TASK PROMPT => When the string "grid" occurs in a line of the records, show that line.

______________________________

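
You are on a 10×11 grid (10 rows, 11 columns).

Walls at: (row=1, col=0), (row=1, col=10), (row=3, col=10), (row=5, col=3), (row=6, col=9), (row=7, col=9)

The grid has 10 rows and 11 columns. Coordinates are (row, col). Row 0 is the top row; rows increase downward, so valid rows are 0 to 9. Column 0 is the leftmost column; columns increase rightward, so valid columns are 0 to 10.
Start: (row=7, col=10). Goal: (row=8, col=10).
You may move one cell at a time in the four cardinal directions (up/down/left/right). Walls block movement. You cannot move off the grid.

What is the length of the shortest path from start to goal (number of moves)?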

______________________________

SOLVED EXERCISE =>
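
You are on a 10×11 grid (10 rows, 11 columns).
The grid has 10 rows and 11 columns. Coordinates are (row, col). Row 0 is the top row; rows increase downward, so valid rows are 0 to 9. Column 0 is the leftmost column; columns increase rightward, so valid columns are 0 to 10.
You may move one cell at a time in the four cardinal directions (up/down/left/right). Walls block movement. You cannot move off the grid.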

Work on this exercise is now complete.